▶ _WHAT NEEDS TO BE DONE_
Print the listing below from its opening line through the line holding "principle. Exactly one of them violates", both ends included.

--

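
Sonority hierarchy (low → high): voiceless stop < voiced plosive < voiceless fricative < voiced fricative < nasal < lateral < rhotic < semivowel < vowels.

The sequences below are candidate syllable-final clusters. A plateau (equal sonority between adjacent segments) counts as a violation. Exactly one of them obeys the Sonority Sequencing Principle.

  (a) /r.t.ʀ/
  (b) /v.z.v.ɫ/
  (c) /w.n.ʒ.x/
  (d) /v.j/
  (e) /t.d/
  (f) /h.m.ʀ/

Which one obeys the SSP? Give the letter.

c

(a) sonority 7-1-7: ill-formed.
(b) sonority 4-4-4-6: ill-formed.
(c) sonority 8-5-4-3: well-formed.
(d) sonority 4-8: ill-formed.
(e) sonority 1-2: ill-formed.
(f) sonority 3-5-7: ill-formed.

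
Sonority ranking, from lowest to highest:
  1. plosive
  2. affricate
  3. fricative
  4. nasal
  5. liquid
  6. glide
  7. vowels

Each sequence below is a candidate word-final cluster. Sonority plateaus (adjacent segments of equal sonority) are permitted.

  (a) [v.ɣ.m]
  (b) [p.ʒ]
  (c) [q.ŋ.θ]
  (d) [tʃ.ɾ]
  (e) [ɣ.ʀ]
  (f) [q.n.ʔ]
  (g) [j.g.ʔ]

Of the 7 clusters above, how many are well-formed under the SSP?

1

(a) [v.ɣ.m]: profile 3-3-4 — violates.
(b) [p.ʒ]: profile 1-3 — violates.
(c) [q.ŋ.θ]: profile 1-4-3 — violates.
(d) [tʃ.ɾ]: profile 2-5 — violates.
(e) [ɣ.ʀ]: profile 3-5 — violates.
(f) [q.n.ʔ]: profile 1-4-1 — violates.
(g) [j.g.ʔ]: profile 6-1-1 — obeys.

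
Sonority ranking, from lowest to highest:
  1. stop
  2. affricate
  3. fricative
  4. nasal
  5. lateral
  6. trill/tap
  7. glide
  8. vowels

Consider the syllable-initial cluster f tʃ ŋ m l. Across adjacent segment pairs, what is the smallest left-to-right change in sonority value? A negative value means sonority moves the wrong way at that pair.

/f/: fricative = 3.
/tʃ/: affricate = 2.
/ŋ/: nasal = 4.
/m/: nasal = 4.
/l/: lateral = 5.
/f/→/tʃ/: change -1.
/tʃ/→/ŋ/: change +2.
/ŋ/→/m/: change +0.
/m/→/l/: change +1.
Minimum = -1.

-1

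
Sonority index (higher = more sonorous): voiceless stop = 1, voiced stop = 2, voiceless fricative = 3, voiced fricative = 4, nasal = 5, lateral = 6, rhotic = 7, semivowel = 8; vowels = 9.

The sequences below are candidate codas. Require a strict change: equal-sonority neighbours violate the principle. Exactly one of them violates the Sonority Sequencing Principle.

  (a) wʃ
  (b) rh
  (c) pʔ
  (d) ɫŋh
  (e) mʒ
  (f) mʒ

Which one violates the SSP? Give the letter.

c

(a) 8-3 → obeys
(b) 7-3 → obeys
(c) 1-1 → violates
(d) 6-5-3 → obeys
(e) 5-4 → obeys
(f) 5-4 → obeys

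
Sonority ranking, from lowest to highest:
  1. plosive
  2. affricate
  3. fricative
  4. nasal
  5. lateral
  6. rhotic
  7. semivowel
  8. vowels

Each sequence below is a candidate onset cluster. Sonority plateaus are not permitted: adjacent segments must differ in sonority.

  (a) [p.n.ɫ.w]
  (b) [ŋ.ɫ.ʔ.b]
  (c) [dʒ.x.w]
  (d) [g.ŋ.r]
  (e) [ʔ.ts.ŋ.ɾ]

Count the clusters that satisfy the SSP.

4

(a) 1-4-5-7 → obeys
(b) 4-5-1-1 → violates
(c) 2-3-7 → obeys
(d) 1-4-6 → obeys
(e) 1-2-4-6 → obeys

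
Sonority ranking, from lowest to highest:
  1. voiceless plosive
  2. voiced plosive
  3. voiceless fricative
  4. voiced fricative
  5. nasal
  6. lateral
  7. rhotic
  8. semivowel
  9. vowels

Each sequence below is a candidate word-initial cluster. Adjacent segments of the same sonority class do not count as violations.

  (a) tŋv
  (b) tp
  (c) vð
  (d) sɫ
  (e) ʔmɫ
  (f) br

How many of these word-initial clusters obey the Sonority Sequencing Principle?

(a) tŋv: profile 1-5-4 — violates.
(b) tp: profile 1-1 — obeys.
(c) vð: profile 4-4 — obeys.
(d) sɫ: profile 3-6 — obeys.
(e) ʔmɫ: profile 1-5-6 — obeys.
(f) br: profile 2-7 — obeys.

5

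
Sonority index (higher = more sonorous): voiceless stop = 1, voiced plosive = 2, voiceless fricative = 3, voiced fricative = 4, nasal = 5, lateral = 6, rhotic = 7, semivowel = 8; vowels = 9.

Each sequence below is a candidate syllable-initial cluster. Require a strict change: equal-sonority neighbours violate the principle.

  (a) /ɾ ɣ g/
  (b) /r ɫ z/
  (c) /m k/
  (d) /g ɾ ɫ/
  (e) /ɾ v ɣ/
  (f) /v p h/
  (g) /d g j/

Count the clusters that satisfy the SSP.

(a) 7-4-2 → violates
(b) 7-6-4 → violates
(c) 5-1 → violates
(d) 2-7-6 → violates
(e) 7-4-4 → violates
(f) 4-1-3 → violates
(g) 2-2-8 → violates

0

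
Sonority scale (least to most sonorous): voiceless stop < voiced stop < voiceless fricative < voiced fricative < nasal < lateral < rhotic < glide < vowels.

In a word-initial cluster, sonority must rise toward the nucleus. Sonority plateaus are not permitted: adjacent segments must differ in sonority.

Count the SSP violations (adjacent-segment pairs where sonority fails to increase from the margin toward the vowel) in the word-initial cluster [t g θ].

0

/t/ is a voiceless stop (sonority 1).
/g/ is a voiced stop (sonority 2).
/θ/ is a voiceless fricative (sonority 3).
/t/→/g/: 1→2 (rises) — ok.
/g/→/θ/: 2→3 (rises) — ok.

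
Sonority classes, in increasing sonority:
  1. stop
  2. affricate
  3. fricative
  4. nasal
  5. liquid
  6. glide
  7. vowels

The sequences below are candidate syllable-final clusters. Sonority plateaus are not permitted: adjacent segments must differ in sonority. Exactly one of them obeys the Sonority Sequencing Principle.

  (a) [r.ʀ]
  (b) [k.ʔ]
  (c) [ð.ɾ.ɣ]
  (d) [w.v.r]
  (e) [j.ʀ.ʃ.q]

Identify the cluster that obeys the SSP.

e

(a) 5-5 → violates
(b) 1-1 → violates
(c) 3-5-3 → violates
(d) 6-3-5 → violates
(e) 6-5-3-1 → obeys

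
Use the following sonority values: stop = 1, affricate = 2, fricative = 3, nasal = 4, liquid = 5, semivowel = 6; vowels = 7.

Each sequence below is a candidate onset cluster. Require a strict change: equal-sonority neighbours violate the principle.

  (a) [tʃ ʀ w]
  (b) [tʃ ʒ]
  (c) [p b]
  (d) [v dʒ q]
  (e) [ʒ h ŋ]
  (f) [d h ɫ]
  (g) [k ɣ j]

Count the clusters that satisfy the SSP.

(a) [tʃ ʀ w]: profile 2-5-6 — obeys.
(b) [tʃ ʒ]: profile 2-3 — obeys.
(c) [p b]: profile 1-1 — violates.
(d) [v dʒ q]: profile 3-2-1 — violates.
(e) [ʒ h ŋ]: profile 3-3-4 — violates.
(f) [d h ɫ]: profile 1-3-5 — obeys.
(g) [k ɣ j]: profile 1-3-6 — obeys.

4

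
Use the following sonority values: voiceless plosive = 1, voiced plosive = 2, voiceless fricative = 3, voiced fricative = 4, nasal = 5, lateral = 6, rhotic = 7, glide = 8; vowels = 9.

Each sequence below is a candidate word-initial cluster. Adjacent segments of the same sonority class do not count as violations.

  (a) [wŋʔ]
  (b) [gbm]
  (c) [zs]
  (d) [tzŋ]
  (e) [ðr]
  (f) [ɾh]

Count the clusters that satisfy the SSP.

(a) [wŋʔ]: profile 8-5-1 — violates.
(b) [gbm]: profile 2-2-5 — obeys.
(c) [zs]: profile 4-3 — violates.
(d) [tzŋ]: profile 1-4-5 — obeys.
(e) [ðr]: profile 4-7 — obeys.
(f) [ɾh]: profile 7-3 — violates.

3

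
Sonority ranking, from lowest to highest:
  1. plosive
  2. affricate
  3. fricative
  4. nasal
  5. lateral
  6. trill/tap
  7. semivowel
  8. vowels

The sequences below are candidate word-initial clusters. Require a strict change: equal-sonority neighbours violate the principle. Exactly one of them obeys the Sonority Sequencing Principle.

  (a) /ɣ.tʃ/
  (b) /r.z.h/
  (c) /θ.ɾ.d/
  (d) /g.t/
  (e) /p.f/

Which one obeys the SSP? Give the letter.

(a) /ɣ.tʃ/: profile 3-2 — violates.
(b) /r.z.h/: profile 6-3-3 — violates.
(c) /θ.ɾ.d/: profile 3-6-1 — violates.
(d) /g.t/: profile 1-1 — violates.
(e) /p.f/: profile 1-3 — obeys.

e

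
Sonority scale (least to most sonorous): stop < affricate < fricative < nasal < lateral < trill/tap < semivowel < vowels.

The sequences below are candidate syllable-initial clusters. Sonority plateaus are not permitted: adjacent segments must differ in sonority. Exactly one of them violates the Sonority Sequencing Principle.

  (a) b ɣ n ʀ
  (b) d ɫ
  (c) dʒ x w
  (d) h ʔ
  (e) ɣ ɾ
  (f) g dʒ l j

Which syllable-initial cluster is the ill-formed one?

d

(a) sonority 1-3-4-6: well-formed.
(b) sonority 1-5: well-formed.
(c) sonority 2-3-7: well-formed.
(d) sonority 3-1: ill-formed.
(e) sonority 3-6: well-formed.
(f) sonority 1-2-5-7: well-formed.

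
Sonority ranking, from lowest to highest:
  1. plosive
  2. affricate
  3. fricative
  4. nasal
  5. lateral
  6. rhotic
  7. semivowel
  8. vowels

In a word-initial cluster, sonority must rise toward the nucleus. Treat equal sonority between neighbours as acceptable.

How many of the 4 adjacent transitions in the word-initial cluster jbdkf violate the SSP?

1

/j/ — semivowel, sonority 7.
/b/ — plosive, sonority 1.
/d/ — plosive, sonority 1.
/k/ — plosive, sonority 1.
/f/ — fricative, sonority 3.
/j/→/b/: 7→1 (does not rise) — violation.
/b/→/d/: 1→1 (plateau, allowed) — ok.
/d/→/k/: 1→1 (plateau, allowed) — ok.
/k/→/f/: 1→3 (rises) — ok.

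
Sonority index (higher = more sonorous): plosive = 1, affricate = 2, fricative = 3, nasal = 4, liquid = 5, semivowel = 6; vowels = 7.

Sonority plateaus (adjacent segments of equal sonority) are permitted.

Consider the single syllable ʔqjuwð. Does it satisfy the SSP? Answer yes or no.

yes

Onset: /ʔ/ is a plosive (sonority 1), /q/ is a plosive (sonority 1), /j/ is a semivowel (sonority 6); then the nucleus /u/ (sonority 7).
Onset profile 1-1-6-7 — rises to the nucleus.
Coda: /w/ is a semivowel (sonority 6), /ð/ is a fricative (sonority 3).
Coda profile 7-6-3 — falls from the nucleus.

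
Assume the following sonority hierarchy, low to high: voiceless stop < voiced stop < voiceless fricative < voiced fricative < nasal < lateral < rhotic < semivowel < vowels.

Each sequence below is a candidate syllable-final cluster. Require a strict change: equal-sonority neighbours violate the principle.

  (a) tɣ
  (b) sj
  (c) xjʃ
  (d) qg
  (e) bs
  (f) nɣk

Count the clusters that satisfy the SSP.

(a) sonority 1-4: ill-formed.
(b) sonority 3-8: ill-formed.
(c) sonority 3-8-3: ill-formed.
(d) sonority 1-2: ill-formed.
(e) sonority 2-3: ill-formed.
(f) sonority 5-4-1: well-formed.

1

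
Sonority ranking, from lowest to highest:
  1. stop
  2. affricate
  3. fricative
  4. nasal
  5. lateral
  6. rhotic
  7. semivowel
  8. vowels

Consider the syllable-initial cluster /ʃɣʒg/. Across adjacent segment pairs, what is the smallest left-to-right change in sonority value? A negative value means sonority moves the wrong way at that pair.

-2

/ʃ/ — fricative, sonority 3.
/ɣ/ — fricative, sonority 3.
/ʒ/ — fricative, sonority 3.
/g/ — stop, sonority 1.
/ʃ/→/ɣ/: change +0.
/ɣ/→/ʒ/: change +0.
/ʒ/→/g/: change -2.
Minimum = -2.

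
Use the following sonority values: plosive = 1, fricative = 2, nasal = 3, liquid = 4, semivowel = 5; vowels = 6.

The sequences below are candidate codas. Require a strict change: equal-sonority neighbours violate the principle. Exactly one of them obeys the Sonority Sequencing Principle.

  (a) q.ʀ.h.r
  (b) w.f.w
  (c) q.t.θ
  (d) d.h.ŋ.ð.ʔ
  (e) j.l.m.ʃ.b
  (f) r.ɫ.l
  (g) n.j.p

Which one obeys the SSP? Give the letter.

e

(a) q.ʀ.h.r: profile 1-4-2-4 — violates.
(b) w.f.w: profile 5-2-5 — violates.
(c) q.t.θ: profile 1-1-2 — violates.
(d) d.h.ŋ.ð.ʔ: profile 1-2-3-2-1 — violates.
(e) j.l.m.ʃ.b: profile 5-4-3-2-1 — obeys.
(f) r.ɫ.l: profile 4-4-4 — violates.
(g) n.j.p: profile 3-5-1 — violates.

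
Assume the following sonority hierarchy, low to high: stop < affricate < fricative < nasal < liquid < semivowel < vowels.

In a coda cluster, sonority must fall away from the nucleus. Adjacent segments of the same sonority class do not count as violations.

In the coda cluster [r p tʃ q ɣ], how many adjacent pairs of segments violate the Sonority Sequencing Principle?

/r/ — liquid, sonority 5.
/p/ — stop, sonority 1.
/tʃ/ — affricate, sonority 2.
/q/ — stop, sonority 1.
/ɣ/ — fricative, sonority 3.
/r/→/p/: 5→1 (falls) — ok.
/p/→/tʃ/: 1→2 (does not fall) — violation.
/tʃ/→/q/: 2→1 (falls) — ok.
/q/→/ɣ/: 1→3 (does not fall) — violation.

2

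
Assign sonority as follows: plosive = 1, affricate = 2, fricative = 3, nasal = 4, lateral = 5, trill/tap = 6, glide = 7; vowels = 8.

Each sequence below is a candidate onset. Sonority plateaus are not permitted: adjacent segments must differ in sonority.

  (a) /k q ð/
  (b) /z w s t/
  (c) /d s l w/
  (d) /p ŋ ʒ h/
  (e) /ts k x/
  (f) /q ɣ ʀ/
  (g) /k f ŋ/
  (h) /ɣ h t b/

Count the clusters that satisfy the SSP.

(a) sonority 1-1-3: ill-formed.
(b) sonority 3-7-3-1: ill-formed.
(c) sonority 1-3-5-7: well-formed.
(d) sonority 1-4-3-3: ill-formed.
(e) sonority 2-1-3: ill-formed.
(f) sonority 1-3-6: well-formed.
(g) sonority 1-3-4: well-formed.
(h) sonority 3-3-1-1: ill-formed.

3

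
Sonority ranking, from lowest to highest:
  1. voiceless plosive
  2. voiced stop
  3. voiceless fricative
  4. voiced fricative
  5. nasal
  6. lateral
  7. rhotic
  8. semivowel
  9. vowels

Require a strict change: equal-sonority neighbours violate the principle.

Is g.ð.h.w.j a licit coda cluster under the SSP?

no

/g/ is a voiced stop (sonority 2).
/ð/ is a voiced fricative (sonority 4).
/h/ is a voiceless fricative (sonority 3).
/w/ is a semivowel (sonority 8).
/j/ is a semivowel (sonority 8).
The profile is 2-4-3-8-8. Between /g/ (2) and /ð/ (4) sonority does not fall, so the cluster violates the SSP.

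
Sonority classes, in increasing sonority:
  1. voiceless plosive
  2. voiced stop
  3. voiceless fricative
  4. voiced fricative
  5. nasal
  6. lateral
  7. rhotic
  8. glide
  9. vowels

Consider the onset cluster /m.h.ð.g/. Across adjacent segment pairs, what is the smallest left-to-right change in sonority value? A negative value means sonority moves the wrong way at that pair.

-2

/m/ — nasal, sonority 5.
/h/ — voiceless fricative, sonority 3.
/ð/ — voiced fricative, sonority 4.
/g/ — voiced stop, sonority 2.
/m/→/h/: change -2.
/h/→/ð/: change +1.
/ð/→/g/: change -2.
Minimum = -2.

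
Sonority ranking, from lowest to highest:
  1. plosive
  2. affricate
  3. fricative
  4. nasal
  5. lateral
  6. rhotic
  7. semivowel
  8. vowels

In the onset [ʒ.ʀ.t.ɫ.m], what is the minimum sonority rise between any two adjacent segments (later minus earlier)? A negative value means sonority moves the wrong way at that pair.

/ʒ/: fricative = 3.
/ʀ/: rhotic = 6.
/t/: plosive = 1.
/ɫ/: lateral = 5.
/m/: nasal = 4.
/ʒ/→/ʀ/: change +3.
/ʀ/→/t/: change -5.
/t/→/ɫ/: change +4.
/ɫ/→/m/: change -1.
Minimum = -5.

-5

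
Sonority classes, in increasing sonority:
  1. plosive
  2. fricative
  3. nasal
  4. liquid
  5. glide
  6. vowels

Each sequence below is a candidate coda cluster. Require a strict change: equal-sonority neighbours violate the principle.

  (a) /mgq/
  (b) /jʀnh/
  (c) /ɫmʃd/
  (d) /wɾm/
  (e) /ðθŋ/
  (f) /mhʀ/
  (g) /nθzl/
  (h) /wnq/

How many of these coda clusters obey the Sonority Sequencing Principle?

(a) 3-1-1 → violates
(b) 5-4-3-2 → obeys
(c) 4-3-2-1 → obeys
(d) 5-4-3 → obeys
(e) 2-2-3 → violates
(f) 3-2-4 → violates
(g) 3-2-2-4 → violates
(h) 5-3-1 → obeys

4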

--

▶ _THE COMPLETED TASK_
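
Sonority hierarchy (low → high): voiceless stop < voiced plosive < voiceless fricative < voiced fricative < nasal < lateral < rhotic < semivowel < vowels.

The sequences below are candidate syllable-final clusters. A plateau (equal sonority between adjacent segments) counts as a violation. Exactly one of them obeys the Sonority Sequencing Principle.

  (a) /r.t.ʀ/
  (b) /v.z.v.ɫ/
  (c) /w.n.ʒ.x/
  (d) /v.j/
  (e) /t.d/
  (f) /h.m.ʀ/

Which one obeys the SSP? Give the letter.

c

(a) sonority 7-1-7: ill-formed.
(b) sonority 4-4-4-6: ill-formed.
(c) sonority 8-5-4-3: well-formed.
(d) sonority 4-8: ill-formed.
(e) sonority 1-2: ill-formed.
(f) sonority 3-5-7: ill-formed.

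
Sonority ranking, from lowest to highest:
  1. plosive
  2. affricate
  3. fricative
  4. nasal
  5. liquid
  6. glide
  7. vowels

Each sequence below is a candidate word-final cluster. Sonority plateaus (adjacent segments of equal sonority) are permitted.

  (a) [v.ɣ.m]
  (b) [p.ʒ]
  (c) [q.ŋ.θ]
  (d) [tʃ.ɾ]
  (e) [ɣ.ʀ]
  (f) [q.n.ʔ]
  (g) [j.g.ʔ]

Of the 7 clusters above, how many are well-formed under the SSP?

1

(a) [v.ɣ.m]: profile 3-3-4 — violates.
(b) [p.ʒ]: profile 1-3 — violates.
(c) [q.ŋ.θ]: profile 1-4-3 — violates.
(d) [tʃ.ɾ]: profile 2-5 — violates.
(e) [ɣ.ʀ]: profile 3-5 — violates.
(f) [q.n.ʔ]: profile 1-4-1 — violates.
(g) [j.g.ʔ]: profile 6-1-1 — obeys.

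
Sonority ranking, from lowest to highest:
  1. stop
  2. affricate
  3. fricative
  4. nasal
  5. lateral
  6. trill/tap
  7. glide
  8. vowels

Consider the syllable-initial cluster f tʃ ŋ m l. Across adjacent segment pairs, what is the smallest left-to-right change in sonority value? A negative value means sonority moves the wrong way at that pair.

/f/: fricative = 3.
/tʃ/: affricate = 2.
/ŋ/: nasal = 4.
/m/: nasal = 4.
/l/: lateral = 5.
/f/→/tʃ/: change -1.
/tʃ/→/ŋ/: change +2.
/ŋ/→/m/: change +0.
/m/→/l/: change +1.
Minimum = -1.

-1

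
Sonority index (higher = more sonorous): voiceless stop = 1, voiced stop = 2, voiceless fricative = 3, voiced fricative = 4, nasal = 5, lateral = 6, rhotic = 7, semivowel = 8; vowels = 9.

The sequences below are candidate codas. Require a strict change: equal-sonority neighbours violate the principle. Exactly one of them violates the Sonority Sequencing Principle.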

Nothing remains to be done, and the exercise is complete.